[Stored items]
_____
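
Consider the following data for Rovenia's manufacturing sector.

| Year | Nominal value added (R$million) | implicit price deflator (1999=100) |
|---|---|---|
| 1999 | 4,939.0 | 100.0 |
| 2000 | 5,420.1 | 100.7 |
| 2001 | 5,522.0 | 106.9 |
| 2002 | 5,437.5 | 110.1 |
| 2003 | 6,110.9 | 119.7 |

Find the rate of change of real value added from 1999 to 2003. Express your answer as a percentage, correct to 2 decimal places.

3.36%

Real value added 1999 = 4939.0/1.000 = 4939.00.
Real value added 2003 = 6110.9/1.197 = 5105.18.
Change = 5105.18/4939.00 − 1 = 0.0336.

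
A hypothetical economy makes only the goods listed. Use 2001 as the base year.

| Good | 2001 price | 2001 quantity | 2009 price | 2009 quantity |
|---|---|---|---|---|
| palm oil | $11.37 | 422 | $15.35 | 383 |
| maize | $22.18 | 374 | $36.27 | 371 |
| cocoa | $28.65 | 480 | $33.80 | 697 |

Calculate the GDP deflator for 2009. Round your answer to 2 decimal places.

131.77

Nominal GDP 2009 = 15.35·383 + 36.27·371 + 33.80·697 = 42893.82.
Real GDP 2009 (at 2001 prices) = 11.37·383 + 22.18·371 + 28.65·697 = 32552.54.
Deflator = Nominal/Real × 100 = 42893.82/32552.54 × 100 = 131.768.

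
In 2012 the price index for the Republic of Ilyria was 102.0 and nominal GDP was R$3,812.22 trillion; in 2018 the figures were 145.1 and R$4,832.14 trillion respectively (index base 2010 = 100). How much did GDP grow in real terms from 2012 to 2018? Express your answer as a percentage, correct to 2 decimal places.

Real GDP 2012 = 3812.22 / 1.020 = 3737.47.
Real GDP 2018 = 4832.14 / 1.451 = 3330.21.
Real growth = 3330.21 / 3737.47 − 1 = -0.1090.

-10.90%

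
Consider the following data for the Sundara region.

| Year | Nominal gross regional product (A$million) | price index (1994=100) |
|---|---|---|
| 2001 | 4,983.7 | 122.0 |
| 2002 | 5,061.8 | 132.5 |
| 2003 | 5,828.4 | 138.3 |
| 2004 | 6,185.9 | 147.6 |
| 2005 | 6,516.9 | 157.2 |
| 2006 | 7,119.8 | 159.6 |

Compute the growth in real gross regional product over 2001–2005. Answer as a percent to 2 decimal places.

1.48%

Real gross regional product 2001 = 4983.7/1.220 = 4085.00.
Real gross regional product 2005 = 6516.9/1.572 = 4145.61.
Change = 4145.61/4085.00 − 1 = 0.0148.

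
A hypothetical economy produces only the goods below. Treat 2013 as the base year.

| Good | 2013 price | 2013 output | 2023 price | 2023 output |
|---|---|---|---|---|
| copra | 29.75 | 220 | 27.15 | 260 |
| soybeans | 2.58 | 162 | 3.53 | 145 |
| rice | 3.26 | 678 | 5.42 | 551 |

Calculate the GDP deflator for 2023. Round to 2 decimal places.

106.58

Nominal GDP 2023 = 27.15·260 + 3.53·145 + 5.42·551 = 10557.27.
Real GDP 2023 (at 2013 prices) = 29.75·260 + 2.58·145 + 3.26·551 = 9905.36.
Deflator = Nominal/Real × 100 = 10557.27/9905.36 × 100 = 106.581.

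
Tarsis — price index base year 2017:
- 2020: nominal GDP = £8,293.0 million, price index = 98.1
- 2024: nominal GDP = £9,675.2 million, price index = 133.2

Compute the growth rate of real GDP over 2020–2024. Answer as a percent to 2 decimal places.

Real GDP 2020 = 8293.0 / 0.981 = 8453.62.
Real GDP 2024 = 9675.2 / 1.332 = 7263.66.
Real growth = 7263.66 / 8453.62 − 1 = -0.1408.

-14.08%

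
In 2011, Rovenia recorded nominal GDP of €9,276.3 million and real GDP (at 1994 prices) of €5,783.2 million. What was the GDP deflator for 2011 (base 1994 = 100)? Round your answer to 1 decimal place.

160.4

GDP deflator = (Nominal / Real) × 100 = 9276.3 / 5783.2 × 100 = 160.40.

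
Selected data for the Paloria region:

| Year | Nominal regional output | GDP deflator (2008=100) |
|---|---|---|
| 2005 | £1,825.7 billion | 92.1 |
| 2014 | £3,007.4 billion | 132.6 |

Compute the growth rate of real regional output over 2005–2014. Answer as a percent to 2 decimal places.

Real regional output 2005 = 1825.7 / 0.921 = 1982.30.
Real regional output 2014 = 3007.4 / 1.326 = 2268.02.
Real growth = 2268.02 / 1982.30 − 1 = 0.1441.

14.41%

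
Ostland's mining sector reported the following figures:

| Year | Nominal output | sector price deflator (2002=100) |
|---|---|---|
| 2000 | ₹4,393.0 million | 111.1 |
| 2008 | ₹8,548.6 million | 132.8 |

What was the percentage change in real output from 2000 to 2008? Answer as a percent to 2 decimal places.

62.80%

Real output 2000 = 4393.0 / 1.111 = 3954.10.
Real output 2008 = 8548.6 / 1.328 = 6437.20.
Real growth = 6437.20 / 3954.10 − 1 = 0.6280.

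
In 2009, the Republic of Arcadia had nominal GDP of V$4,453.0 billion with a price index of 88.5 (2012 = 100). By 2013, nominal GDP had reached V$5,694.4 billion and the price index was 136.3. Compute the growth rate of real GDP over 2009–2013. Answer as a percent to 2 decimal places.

Deflate each year: 2009 → 4453.0/0.885 = 5031.64; 2013 → 5694.4/1.363 = 4177.84.
So real GDP changed by 4177.84/5031.64 − 1 = -0.1697, i.e. -16.97%.

-16.97%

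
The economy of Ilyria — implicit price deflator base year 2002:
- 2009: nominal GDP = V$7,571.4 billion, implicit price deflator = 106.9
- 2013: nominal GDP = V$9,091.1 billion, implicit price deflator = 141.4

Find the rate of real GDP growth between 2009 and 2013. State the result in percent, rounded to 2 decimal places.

-9.22%

Real GDP 2009 = 7571.4 / 1.069 = 7082.69.
Real GDP 2013 = 9091.1 / 1.414 = 6429.35.
Real growth = 6429.35 / 7082.69 − 1 = -0.0922.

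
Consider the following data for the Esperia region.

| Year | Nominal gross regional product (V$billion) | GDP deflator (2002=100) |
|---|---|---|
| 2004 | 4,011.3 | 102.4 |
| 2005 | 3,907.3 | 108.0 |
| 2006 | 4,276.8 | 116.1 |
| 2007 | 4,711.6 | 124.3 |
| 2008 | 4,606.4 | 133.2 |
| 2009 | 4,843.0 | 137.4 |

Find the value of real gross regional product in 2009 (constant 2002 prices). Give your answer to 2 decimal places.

V$3,524.75 billion

Real gross regional product 2009 = 4843.0 / 1.374 = 3524.75.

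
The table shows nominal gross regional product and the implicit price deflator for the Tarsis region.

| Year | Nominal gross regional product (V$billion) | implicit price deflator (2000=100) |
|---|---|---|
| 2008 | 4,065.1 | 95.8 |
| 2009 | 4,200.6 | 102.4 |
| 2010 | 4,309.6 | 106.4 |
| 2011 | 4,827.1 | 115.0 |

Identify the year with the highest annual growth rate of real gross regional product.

2011

2009: real = 4200.6/1.024 = 4102.15; growth vs 2008 (4243.32) = -3.33%.
2010: real = 4309.6/1.064 = 4050.38; growth vs 2009 (4102.15) = -1.26%.
2011: real = 4827.1/1.150 = 4197.48; growth vs 2010 (4050.38) = 3.63%.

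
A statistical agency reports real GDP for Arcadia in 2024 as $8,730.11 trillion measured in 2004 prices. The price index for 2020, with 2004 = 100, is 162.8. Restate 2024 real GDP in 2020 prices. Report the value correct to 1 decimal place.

$14,212.6 trillion

Real GDP in 2020 prices = Real GDP in 2004 prices × (P_2020/P_2004) = 8730.11 × 1.628 = 14212.62.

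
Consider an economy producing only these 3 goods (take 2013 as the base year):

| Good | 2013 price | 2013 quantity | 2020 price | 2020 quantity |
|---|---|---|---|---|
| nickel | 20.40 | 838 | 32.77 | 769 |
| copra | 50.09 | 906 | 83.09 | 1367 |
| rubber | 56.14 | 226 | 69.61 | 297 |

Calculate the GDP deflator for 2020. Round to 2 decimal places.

158.14

Nominal GDP 2020 = 32.77·769 + 83.09·1367 + 69.61·297 = 159458.33.
Real GDP 2020 (at 2013 prices) = 20.40·769 + 50.09·1367 + 56.14·297 = 100834.21.
Deflator = Nominal/Real × 100 = 159458.33/100834.21 × 100 = 158.139.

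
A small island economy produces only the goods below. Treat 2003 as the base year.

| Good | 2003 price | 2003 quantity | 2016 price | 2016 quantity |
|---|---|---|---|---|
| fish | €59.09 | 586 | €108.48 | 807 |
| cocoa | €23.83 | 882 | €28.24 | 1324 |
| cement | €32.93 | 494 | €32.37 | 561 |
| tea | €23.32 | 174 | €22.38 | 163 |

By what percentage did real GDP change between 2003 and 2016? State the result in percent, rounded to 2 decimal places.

33.62%

Real GDP 2003 = Nominal GDP 2003 = 59.09·586 + 23.83·882 + 32.93·494 + 23.32·174 = 75969.90.
Real GDP 2016 (at 2003 prices) = 59.09·807 + 23.83·1324 + 32.93·561 + 23.32·163 = 101511.44.
Real growth = 101511.44/75969.90 − 1 = 0.3362.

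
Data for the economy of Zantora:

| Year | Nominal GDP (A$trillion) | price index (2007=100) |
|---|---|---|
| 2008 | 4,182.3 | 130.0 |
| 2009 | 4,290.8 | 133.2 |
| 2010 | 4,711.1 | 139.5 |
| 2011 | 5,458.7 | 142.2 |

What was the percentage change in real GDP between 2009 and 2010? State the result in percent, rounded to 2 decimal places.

4.84%

Real GDP 2009 = 4290.8/1.332 = 3221.32.
Real GDP 2010 = 4711.1/1.395 = 3377.13.
Change = 3377.13/3221.32 − 1 = 0.0484.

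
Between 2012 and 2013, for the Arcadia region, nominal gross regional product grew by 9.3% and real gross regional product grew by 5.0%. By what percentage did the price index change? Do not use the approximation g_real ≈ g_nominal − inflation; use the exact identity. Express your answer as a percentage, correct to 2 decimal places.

4.10%

(1 + g_nom) = (1 + g_real)(1 + π), so π = 1.0930 / 1.0500 − 1 = 0.04095.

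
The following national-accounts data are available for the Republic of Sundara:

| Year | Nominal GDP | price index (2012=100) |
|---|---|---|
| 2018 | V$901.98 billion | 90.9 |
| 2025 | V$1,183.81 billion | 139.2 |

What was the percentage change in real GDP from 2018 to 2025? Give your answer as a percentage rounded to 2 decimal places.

Real GDP 2018 = 901.98 / 0.909 = 992.28.
Real GDP 2025 = 1183.81 / 1.392 = 850.44.
Real growth = 850.44 / 992.28 − 1 = -0.1429.

-14.29%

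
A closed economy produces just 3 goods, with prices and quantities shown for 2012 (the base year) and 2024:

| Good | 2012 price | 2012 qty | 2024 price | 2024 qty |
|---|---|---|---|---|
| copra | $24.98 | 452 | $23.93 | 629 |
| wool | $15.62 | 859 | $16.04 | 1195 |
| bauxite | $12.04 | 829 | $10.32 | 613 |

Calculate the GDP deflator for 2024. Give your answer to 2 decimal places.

97.10

Nominal GDP 2024 = 23.93·629 + 16.04·1195 + 10.32·613 = 40545.93.
Real GDP 2024 (at 2012 prices) = 24.98·629 + 15.62·1195 + 12.04·613 = 41758.84.
Deflator = Nominal/Real × 100 = 40545.93/41758.84 × 100 = 97.095.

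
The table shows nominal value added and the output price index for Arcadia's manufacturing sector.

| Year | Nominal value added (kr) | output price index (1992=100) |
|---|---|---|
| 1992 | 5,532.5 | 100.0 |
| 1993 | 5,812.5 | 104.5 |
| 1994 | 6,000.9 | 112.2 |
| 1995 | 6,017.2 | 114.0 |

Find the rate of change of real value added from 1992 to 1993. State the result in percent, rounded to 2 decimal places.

Real value added 1992 = 5532.5/1.000 = 5532.50.
Real value added 1993 = 5812.5/1.045 = 5562.20.
Change = 5562.20/5532.50 − 1 = 0.0054.

0.54%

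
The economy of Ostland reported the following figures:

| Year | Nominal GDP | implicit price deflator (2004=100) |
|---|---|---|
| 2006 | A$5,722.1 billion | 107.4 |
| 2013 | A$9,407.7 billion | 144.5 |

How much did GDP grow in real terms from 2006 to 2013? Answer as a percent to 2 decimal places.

22.20%

Real GDP 2006 = 5722.1 / 1.074 = 5327.84.
Real GDP 2013 = 9407.7 / 1.445 = 6510.52.
Real growth = 6510.52 / 5327.84 − 1 = 0.2220.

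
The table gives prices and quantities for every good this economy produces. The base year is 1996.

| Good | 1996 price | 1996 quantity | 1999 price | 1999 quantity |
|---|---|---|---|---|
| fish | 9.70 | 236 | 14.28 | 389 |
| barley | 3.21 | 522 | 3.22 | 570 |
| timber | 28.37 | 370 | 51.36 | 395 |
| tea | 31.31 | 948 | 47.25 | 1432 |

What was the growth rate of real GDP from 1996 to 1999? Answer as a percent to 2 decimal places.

39.65%

Real GDP 1996 = Nominal GDP 1996 = 9.70·236 + 3.21·522 + 28.37·370 + 31.31·948 = 44143.60.
Real GDP 1999 (at 1996 prices) = 9.70·389 + 3.21·570 + 28.37·395 + 31.31·1432 = 61645.07.
Real growth = 61645.07/44143.60 − 1 = 0.3965.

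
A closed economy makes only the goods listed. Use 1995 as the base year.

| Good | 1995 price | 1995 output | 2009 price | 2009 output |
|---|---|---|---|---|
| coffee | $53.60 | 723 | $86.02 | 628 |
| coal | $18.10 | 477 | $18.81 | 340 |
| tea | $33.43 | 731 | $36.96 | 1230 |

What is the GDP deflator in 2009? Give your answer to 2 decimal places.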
_____
When the line with "price deflator (2002=100) |" is reached in the data above, start copying there, and copy each line exactly until the line with "The table shows nominal gross" has been copied; copy nothing else.

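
| Year | Nominal output | sector price deflator (2002=100) |
|---|---|---|
| 2000 | ₹4,393.0 million | 111.1 |
| 2008 | ₹8,548.6 million | 132.8 |

What was the percentage change in real output from 2000 to 2008? Answer as a percent to 2 decimal places.

62.80%

Real output 2000 = 4393.0 / 1.111 = 3954.10.
Real output 2008 = 8548.6 / 1.328 = 6437.20.
Real growth = 6437.20 / 3954.10 − 1 = 0.6280.

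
In 2009, the Republic of Arcadia had nominal GDP of V$4,453.0 billion with a price index of 88.5 (2012 = 100). By 2013, nominal GDP had reached V$5,694.4 billion and the price index was 136.3. Compute the growth rate of real GDP over 2009–2013. Answer as a percent to 2 decimal places.

Deflate each year: 2009 → 4453.0/0.885 = 5031.64; 2013 → 5694.4/1.363 = 4177.84.
So real GDP changed by 4177.84/5031.64 − 1 = -0.1697, i.e. -16.97%.

-16.97%

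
The economy of Ilyria — implicit price deflator base year 2002:
- 2009: nominal GDP = V$7,571.4 billion, implicit price deflator = 106.9
- 2013: nominal GDP = V$9,091.1 billion, implicit price deflator = 141.4

Find the rate of real GDP growth between 2009 and 2013. State the result in percent, rounded to 2 decimal places.

-9.22%

Real GDP 2009 = 7571.4 / 1.069 = 7082.69.
Real GDP 2013 = 9091.1 / 1.414 = 6429.35.
Real growth = 6429.35 / 7082.69 − 1 = -0.0922.

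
Consider the following data for the Esperia region.

| Year | Nominal gross regional product (V$billion) | GDP deflator (2002=100) |
|---|---|---|
| 2004 | 4,011.3 | 102.4 |
| 2005 | 3,907.3 | 108.0 |
| 2006 | 4,276.8 | 116.1 |
| 2007 | 4,711.6 | 124.3 |
| 2008 | 4,606.4 | 133.2 |
| 2009 | 4,843.0 | 137.4 |

Find the value of real gross regional product in 2009 (constant 2002 prices). Give your answer to 2 decimal places.

V$3,524.75 billion

Real gross regional product 2009 = 4843.0 / 1.374 = 3524.75.

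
The table shows nominal gross regional product and the implicit price deflator for the Tarsis region.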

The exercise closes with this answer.